» **Your goal**:
Return verbatim the run of lines that opens with the line holding "Build a modular type scale with base 1.33rem" and closes with the last line of the records.

» **Records for the task**:
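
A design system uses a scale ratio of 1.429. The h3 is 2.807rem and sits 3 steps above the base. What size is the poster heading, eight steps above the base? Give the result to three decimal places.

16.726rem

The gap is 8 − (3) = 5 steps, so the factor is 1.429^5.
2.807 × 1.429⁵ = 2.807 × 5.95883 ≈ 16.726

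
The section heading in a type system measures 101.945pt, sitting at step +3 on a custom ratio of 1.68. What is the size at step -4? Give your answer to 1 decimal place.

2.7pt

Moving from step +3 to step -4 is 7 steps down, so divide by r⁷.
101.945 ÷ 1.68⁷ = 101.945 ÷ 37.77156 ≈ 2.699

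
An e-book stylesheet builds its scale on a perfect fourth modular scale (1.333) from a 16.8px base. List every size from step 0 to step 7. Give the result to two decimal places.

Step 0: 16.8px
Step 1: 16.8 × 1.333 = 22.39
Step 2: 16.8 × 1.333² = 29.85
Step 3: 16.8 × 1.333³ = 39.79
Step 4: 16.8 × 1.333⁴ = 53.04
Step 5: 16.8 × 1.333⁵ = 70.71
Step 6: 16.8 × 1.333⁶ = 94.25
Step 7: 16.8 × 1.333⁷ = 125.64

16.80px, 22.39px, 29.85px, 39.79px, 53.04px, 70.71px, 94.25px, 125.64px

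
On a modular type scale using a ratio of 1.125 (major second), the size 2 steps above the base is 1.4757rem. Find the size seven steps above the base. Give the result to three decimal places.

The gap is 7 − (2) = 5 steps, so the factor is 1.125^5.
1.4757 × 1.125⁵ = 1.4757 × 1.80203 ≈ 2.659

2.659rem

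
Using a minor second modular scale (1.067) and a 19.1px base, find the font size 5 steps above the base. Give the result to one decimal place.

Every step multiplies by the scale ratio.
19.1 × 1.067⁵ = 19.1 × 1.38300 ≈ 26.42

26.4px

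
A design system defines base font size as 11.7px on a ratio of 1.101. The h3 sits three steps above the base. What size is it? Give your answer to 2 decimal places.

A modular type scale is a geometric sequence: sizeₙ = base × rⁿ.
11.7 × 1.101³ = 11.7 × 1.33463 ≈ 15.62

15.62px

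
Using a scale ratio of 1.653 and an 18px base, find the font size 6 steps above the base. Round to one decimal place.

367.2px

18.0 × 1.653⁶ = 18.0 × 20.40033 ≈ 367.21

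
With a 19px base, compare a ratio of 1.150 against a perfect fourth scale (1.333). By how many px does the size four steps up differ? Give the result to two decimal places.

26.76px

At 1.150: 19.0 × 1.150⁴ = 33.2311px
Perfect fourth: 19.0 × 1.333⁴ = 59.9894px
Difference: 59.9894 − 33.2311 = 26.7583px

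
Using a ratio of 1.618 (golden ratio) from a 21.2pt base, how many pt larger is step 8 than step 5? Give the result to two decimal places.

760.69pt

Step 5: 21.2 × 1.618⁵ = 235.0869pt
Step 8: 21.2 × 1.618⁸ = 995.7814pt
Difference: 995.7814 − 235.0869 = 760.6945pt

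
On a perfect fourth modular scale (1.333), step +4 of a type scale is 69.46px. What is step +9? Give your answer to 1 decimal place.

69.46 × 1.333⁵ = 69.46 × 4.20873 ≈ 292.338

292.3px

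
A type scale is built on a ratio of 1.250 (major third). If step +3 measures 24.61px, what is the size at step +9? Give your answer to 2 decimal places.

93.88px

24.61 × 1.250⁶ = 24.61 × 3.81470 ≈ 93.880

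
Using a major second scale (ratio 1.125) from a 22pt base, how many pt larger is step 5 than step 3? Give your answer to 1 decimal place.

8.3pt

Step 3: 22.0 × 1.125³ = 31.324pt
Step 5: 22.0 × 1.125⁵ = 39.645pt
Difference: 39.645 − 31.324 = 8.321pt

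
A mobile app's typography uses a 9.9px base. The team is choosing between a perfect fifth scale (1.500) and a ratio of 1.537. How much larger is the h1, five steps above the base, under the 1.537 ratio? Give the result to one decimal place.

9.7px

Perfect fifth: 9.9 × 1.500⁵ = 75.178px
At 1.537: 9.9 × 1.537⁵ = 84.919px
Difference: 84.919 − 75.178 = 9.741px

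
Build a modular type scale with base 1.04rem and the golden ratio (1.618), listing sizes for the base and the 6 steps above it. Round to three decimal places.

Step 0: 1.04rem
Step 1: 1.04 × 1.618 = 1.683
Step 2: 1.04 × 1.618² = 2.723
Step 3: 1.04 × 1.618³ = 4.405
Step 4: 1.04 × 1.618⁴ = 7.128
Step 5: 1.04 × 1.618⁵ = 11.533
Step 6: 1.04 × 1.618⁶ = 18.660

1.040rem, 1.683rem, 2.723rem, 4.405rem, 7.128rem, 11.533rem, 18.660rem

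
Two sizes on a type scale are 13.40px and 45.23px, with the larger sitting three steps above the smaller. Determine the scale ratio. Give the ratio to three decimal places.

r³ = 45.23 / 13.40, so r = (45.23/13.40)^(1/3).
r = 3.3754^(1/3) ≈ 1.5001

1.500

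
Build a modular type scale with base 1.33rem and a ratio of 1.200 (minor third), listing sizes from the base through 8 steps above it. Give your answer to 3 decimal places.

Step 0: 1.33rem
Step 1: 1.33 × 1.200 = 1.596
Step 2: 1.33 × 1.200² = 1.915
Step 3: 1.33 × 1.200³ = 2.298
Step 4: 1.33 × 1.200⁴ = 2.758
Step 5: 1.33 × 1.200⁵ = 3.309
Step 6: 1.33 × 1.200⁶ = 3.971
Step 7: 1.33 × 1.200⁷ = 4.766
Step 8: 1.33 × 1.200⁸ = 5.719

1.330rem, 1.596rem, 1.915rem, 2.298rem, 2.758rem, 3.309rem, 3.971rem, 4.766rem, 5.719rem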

» **Output of the exercise**:
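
Build a modular type scale with base 1.33rem and a ratio of 1.200 (minor third), listing sizes from the base through 8 steps above it. Give your answer to 3 decimal places.

Step 0: 1.33rem
Step 1: 1.33 × 1.200 = 1.596
Step 2: 1.33 × 1.200² = 1.915
Step 3: 1.33 × 1.200³ = 2.298
Step 4: 1.33 × 1.200⁴ = 2.758
Step 5: 1.33 × 1.200⁵ = 3.309
Step 6: 1.33 × 1.200⁶ = 3.971
Step 7: 1.33 × 1.200⁷ = 4.766
Step 8: 1.33 × 1.200⁸ = 5.719

1.330rem, 1.596rem, 1.915rem, 2.298rem, 2.758rem, 3.309rem, 3.971rem, 4.766rem, 5.719rem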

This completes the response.